• [Data to process]:
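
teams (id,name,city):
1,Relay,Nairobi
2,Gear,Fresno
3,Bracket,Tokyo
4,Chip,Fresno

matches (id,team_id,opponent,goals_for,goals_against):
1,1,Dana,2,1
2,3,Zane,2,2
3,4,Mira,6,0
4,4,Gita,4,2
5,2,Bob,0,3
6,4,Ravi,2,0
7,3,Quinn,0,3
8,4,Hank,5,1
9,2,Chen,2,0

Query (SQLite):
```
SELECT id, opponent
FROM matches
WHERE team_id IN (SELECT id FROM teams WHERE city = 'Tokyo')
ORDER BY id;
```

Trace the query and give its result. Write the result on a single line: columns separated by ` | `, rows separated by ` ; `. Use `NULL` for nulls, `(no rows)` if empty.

2 | Zane ; 7 | Quinn

Inner query: teams.id where city = 'Tokyo'.
Outer: keep matches rows whose team_id is in that set.
Inner query → {3}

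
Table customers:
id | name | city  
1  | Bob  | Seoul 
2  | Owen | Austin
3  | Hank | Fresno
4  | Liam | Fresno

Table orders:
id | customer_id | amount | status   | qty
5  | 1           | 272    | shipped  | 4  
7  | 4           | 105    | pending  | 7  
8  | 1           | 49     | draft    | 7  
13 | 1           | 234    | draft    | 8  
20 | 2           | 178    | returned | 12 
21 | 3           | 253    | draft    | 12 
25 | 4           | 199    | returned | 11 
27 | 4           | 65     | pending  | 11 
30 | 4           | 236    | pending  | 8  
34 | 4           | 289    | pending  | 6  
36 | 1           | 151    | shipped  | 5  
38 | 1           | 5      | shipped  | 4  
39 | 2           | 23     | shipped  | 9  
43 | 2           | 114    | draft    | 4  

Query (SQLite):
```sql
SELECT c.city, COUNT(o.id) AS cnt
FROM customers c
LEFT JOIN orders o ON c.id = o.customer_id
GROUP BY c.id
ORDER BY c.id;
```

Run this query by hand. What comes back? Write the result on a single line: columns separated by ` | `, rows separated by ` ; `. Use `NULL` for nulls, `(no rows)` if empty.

Seoul | 5 ; Austin | 3 ; Fresno | 1 ; Fresno | 5

LEFT JOIN keeps every customers row; unmatched ones get NULL for orders columns.
Group by customers.id and compute COUNT(o.id). COUNT(col) of an all-NULL group is 0.
  1: ids {5, 8, 13, 36, 38} → COUNT(o.id)=5
  2: ids {20, 39, 43} → COUNT(o.id)=3
  3: ids {21} → COUNT(o.id)=1
  4: ids {7, 25, 27, 30, 34} → COUNT(o.id)=5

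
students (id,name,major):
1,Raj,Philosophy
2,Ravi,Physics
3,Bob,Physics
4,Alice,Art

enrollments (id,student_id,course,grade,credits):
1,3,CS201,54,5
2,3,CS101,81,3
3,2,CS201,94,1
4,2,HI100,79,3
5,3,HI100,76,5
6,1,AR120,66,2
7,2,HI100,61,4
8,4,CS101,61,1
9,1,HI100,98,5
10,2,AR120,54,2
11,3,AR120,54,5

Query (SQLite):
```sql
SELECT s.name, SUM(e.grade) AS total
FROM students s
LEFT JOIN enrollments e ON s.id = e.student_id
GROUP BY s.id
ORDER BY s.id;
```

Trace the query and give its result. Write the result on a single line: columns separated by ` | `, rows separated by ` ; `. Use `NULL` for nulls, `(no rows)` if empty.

LEFT JOIN keeps every students row; unmatched ones get NULL for enrollments columns.
Group by students.id and compute SUM(e.grade). SUM over an all-NULL group is NULL.
  1: ids {6, 9} → SUM(e.grade)=164
  2: ids {3, 4, 7, 10} → SUM(e.grade)=288
  3: ids {1, 2, 5, 11} → SUM(e.grade)=265
  4: ids {8} → SUM(e.grade)=61

Raj | 164 ; Ravi | 288 ; Bob | 265 ; Alice | 61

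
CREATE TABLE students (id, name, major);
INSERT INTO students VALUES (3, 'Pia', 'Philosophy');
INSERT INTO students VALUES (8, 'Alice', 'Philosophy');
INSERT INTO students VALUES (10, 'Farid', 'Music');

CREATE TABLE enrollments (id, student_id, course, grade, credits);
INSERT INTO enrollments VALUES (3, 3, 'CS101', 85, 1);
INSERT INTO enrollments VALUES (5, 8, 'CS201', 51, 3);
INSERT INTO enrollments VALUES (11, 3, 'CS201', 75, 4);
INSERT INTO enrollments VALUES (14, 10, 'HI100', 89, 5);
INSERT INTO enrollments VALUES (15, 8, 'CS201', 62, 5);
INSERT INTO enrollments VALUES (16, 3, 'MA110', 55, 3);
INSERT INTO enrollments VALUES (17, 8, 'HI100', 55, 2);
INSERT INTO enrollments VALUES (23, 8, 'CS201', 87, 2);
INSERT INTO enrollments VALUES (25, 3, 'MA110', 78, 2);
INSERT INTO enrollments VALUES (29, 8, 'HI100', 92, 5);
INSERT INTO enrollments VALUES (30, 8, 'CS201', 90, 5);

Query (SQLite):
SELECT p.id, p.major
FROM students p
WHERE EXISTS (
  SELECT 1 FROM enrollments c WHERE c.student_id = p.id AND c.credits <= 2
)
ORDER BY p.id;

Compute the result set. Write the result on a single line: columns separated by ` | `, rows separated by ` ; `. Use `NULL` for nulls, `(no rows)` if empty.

3 | Philosophy ; 8 | Philosophy

For each students row, check whether any enrollments with matching student_id has credits <= 2.
Keep rows where that is true.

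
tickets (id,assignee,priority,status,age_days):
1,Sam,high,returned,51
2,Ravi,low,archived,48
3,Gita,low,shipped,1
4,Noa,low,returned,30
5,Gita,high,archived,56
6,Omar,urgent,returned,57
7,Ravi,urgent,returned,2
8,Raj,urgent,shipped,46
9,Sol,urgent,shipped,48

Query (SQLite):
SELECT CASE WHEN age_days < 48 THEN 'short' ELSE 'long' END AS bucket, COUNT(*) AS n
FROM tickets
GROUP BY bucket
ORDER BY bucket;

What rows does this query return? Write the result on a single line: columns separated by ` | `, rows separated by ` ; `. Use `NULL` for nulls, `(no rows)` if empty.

long | 5 ; short | 4

Bucket rows by age_days < 48 → 'short' else 'long'; count each bucket.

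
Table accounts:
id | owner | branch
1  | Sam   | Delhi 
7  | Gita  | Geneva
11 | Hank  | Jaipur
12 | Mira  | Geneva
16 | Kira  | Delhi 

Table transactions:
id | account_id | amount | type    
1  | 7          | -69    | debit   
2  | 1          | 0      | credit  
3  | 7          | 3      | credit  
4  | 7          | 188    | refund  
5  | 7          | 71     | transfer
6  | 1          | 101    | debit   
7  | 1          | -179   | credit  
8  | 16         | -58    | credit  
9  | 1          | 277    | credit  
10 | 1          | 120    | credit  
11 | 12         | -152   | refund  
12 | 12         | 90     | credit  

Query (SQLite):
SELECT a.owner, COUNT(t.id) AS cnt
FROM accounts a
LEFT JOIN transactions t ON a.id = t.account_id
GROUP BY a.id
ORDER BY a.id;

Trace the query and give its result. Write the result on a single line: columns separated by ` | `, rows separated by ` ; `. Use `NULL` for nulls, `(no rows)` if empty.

Sam | 5 ; Gita | 4 ; Hank | 0 ; Mira | 2 ; Kira | 1

LEFT JOIN keeps every accounts row; unmatched ones get NULL for transactions columns.
Group by accounts.id and compute COUNT(t.id). COUNT(col) of an all-NULL group is 0.
  1: ids {2, 6, 7, 9, 10} → COUNT(t.id)=5
  7: ids {1, 3, 4, 5} → COUNT(t.id)=4
  11: ids {—} → COUNT(t.id)=0
  12: ids {11, 12} → COUNT(t.id)=2
  16: ids {8} → COUNT(t.id)=1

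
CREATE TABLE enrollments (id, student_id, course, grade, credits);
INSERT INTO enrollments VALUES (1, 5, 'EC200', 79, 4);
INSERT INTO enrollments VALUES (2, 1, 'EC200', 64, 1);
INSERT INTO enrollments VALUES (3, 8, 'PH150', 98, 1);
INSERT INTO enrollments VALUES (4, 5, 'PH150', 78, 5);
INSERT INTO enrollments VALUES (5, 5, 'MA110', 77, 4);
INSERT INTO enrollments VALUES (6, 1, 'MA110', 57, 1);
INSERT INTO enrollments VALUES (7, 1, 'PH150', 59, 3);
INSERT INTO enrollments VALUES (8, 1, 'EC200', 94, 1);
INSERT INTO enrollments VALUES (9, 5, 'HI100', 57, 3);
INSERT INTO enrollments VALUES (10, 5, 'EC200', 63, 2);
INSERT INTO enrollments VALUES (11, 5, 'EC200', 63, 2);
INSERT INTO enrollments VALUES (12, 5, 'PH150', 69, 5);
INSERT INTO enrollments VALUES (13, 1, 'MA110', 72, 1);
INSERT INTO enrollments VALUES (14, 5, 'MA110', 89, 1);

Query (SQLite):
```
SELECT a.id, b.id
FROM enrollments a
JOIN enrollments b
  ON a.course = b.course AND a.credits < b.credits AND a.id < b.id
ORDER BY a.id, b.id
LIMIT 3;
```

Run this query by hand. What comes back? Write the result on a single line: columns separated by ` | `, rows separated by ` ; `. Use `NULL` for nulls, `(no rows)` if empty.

Pairs (a,b) with same course, a.credits < b.credits, a.id < b.id.
course groups: EC200:{1,2,8,10,11} HI100:{9} MA110:{5,6,13,14} PH150:{3,4,7,12}
Ordered by (a.id, b.id); first 3.

2 | 10 ; 2 | 11 ; 3 | 4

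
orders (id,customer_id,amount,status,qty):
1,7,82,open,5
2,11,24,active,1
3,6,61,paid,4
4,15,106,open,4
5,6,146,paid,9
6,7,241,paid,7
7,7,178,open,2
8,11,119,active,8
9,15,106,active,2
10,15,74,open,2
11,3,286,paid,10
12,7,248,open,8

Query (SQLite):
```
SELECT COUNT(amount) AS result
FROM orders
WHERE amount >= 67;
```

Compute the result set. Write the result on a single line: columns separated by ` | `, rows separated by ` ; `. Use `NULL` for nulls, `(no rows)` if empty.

10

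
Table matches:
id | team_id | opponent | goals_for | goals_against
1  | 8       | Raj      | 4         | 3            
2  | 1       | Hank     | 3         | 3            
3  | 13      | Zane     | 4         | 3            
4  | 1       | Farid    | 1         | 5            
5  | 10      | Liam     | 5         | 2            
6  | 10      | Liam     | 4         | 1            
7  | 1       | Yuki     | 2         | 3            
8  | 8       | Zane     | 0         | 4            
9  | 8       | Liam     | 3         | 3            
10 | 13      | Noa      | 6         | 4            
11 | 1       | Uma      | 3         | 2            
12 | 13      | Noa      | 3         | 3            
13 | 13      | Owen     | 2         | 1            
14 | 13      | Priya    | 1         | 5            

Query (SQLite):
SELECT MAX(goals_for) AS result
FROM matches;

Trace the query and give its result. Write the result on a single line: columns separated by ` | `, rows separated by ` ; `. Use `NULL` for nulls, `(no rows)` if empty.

All goals_for values: [4, 3, 4, 1, 5, 4, 2, 0, 3, 6, 3, 3, 2, 1].
MAX of non-NULL values = 6.

6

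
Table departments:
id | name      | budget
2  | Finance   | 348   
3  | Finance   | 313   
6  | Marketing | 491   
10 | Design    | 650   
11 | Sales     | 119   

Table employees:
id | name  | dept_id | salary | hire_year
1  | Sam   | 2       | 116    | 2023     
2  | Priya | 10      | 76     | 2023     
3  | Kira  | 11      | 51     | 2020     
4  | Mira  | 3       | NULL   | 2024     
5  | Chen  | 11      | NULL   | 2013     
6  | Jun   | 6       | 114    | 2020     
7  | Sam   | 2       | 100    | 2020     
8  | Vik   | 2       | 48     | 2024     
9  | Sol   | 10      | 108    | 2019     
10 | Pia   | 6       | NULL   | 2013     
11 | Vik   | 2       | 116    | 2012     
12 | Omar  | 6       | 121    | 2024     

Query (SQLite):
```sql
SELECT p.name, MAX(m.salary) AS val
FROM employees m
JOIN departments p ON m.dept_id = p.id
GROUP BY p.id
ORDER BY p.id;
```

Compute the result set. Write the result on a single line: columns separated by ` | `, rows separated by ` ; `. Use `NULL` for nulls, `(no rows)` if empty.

Finance | 116 ; Finance | NULL ; Marketing | 121 ; Design | 108 ; Sales | 51

Join each employees row to its departments via dept_id.
Group joined rows by departments.id; compute MAX(m.salary) per group.
  2: ids {1, 7, 8, 11} → MAX(m.salary)=116
  3: ids {4} → MAX(m.salary)=NULL
  6: ids {6, 10, 12} → MAX(m.salary)=121
  10: ids {2, 9} → MAX(m.salary)=108
  11: ids {3, 5} → MAX(m.salary)=51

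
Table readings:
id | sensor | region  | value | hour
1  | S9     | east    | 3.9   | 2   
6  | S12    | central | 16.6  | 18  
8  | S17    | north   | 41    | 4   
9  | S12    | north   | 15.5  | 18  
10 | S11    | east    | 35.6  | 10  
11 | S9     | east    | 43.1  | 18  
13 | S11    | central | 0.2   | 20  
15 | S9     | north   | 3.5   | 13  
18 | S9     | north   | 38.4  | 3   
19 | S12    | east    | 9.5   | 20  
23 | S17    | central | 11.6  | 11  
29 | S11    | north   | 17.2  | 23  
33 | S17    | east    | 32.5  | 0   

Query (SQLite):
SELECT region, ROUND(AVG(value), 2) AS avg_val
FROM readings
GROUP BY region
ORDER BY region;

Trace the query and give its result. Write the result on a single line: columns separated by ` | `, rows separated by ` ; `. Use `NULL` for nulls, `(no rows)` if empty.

central | 9.47 ; east | 24.92 ; north | 23.12

Partition readings by region; compute ROUND(AVG(value), 2) within each group.
  central: ids {6, 13, 23} → ROUND(AVG(value), 2)=9.47
  east: ids {1, 10, 11, 19, 33} → ROUND(AVG(value), 2)=24.92
  north: ids {8, 9, 15, 18, 29} → ROUND(AVG(value), 2)=23.12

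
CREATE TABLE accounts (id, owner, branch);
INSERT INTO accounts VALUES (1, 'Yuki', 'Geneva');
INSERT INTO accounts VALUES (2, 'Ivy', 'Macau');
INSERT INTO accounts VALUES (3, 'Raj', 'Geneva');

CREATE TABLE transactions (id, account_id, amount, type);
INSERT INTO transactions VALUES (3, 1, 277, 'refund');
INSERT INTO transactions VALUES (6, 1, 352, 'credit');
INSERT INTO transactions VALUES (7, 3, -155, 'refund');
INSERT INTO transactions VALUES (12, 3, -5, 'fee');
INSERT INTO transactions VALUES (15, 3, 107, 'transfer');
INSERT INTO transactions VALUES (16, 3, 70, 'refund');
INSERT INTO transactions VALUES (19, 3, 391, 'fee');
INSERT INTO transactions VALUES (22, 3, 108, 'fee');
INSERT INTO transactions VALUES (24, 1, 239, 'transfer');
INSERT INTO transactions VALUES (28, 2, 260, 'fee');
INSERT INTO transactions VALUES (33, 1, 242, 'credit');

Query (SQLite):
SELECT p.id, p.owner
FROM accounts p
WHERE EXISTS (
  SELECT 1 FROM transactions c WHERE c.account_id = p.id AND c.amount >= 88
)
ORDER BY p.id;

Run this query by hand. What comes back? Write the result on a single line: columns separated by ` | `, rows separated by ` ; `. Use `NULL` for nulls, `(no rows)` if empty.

1 | Yuki ; 2 | Ivy ; 3 | Raj

For each accounts row, check whether any transactions with matching account_id has amount >= 88.
Keep rows where that is true.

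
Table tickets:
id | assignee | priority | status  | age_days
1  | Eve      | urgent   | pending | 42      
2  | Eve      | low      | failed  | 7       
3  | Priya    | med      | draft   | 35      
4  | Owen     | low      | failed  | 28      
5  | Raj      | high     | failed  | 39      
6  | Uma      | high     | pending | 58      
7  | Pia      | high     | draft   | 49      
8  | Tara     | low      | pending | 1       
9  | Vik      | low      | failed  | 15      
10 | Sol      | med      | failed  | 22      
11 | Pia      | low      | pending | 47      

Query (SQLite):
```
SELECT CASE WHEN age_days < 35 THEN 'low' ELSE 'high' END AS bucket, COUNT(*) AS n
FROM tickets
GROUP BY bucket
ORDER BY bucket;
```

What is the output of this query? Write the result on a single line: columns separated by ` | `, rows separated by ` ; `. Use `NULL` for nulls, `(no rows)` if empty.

high | 6 ; low | 5

Bucket rows by age_days < 35 → 'low' else 'high'; count each bucket.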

• [Your goal]: Within the listing above, extract exactly the lines from the line with "INSERT INTO enrollments VALUES (5, 5, 'MA110', 77, 4);" to the line with "INSERT INTO enrollments VALUES (13, 1, 'MA110', 72, 1);", the two named lines included, and no others.

• [Solution to this exercise]:
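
INSERT INTO enrollments VALUES (5, 5, 'MA110', 77, 4);
INSERT INTO enrollments VALUES (6, 1, 'MA110', 57, 1);
INSERT INTO enrollments VALUES (7, 1, 'PH150', 59, 3);
INSERT INTO enrollments VALUES (8, 1, 'EC200', 94, 1);
INSERT INTO enrollments VALUES (9, 5, 'HI100', 57, 3);
INSERT INTO enrollments VALUES (10, 5, 'EC200', 63, 2);
INSERT INTO enrollments VALUES (11, 5, 'EC200', 63, 2);
INSERT INTO enrollments VALUES (12, 5, 'PH150', 69, 5);
INSERT INTO enrollments VALUES (13, 1, 'MA110', 72, 1);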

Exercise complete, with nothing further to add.